Everything from the line containing "Burning 0.3767 g" to the final line of the records below should be given again exactly, and nothing else.

++++++++++++++++++++

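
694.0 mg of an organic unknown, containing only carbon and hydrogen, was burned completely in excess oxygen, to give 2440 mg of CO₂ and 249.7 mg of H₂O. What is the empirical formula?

C2H

mol C = 2.440 g CO₂ ÷ 44.009 g/mol = 0.055443 mol
mol H = 2 × 0.2497 g H₂O ÷ 18.015 g/mol = 0.027721 mol
Divide by the smallest (0.027721 mol): C 2.000, H 1.000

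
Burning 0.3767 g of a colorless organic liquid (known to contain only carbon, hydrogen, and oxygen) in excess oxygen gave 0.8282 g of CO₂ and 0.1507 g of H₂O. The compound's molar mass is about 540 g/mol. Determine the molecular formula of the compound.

mol C = 0.8282 g CO₂ ÷ 44.009 g/mol = 0.018819 mol
mol H = 2 × 0.1507 g H₂O ÷ 18.015 g/mol = 0.016731 mol
mass O = 0.3767 − (0.22603 + 0.016864) = 0.13380 g → mol O = 0.13380 ÷ 15.999 = 0.0083632 mol
Divide by the smallest (0.0083632 mol): C 2.250, H 2.001, O 1.000
Multiplying each by 4 gives whole numbers: C 9.00, H 8.00, O 4.00
Empirical formula: C9H8O4
Empirical-formula mass = 180.16 g/mol; 540 ÷ 180.16 ≈ 3, so the molecular formula is C27H24O12.

C27H24O12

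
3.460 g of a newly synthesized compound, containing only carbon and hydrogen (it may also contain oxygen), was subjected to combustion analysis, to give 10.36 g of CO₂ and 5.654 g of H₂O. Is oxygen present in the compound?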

++++++++++++++++++++

Solution below
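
Burning 0.3767 g of a colorless organic liquid (known to contain only carbon, hydrogen, and oxygen) in excess oxygen gave 0.8282 g of CO₂ and 0.1507 g of H₂O. The compound's molar mass is about 540 g/mol. Determine the molecular formula of the compound.

mol C = 0.8282 g CO₂ ÷ 44.009 g/mol = 0.018819 mol
mol H = 2 × 0.1507 g H₂O ÷ 18.015 g/mol = 0.016731 mol
mass O = 0.3767 − (0.22603 + 0.016864) = 0.13380 g → mol O = 0.13380 ÷ 15.999 = 0.0083632 mol
Divide by the smallest (0.0083632 mol): C 2.250, H 2.001, O 1.000
Multiplying each by 4 gives whole numbers: C 9.00, H 8.00, O 4.00
Empirical formula: C9H8O4
Empirical-formula mass = 180.16 g/mol; 540 ÷ 180.16 ≈ 3, so the molecular formula is C27H24O12.

C27H24O12

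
3.460 g of a newly synthesized compound, containing only carbon and hydrogen (it may also contain oxygen), was subjected to combustion analysis, to give 10.36 g of CO₂ and 5.654 g of H₂O. Is oxygen present in the compound?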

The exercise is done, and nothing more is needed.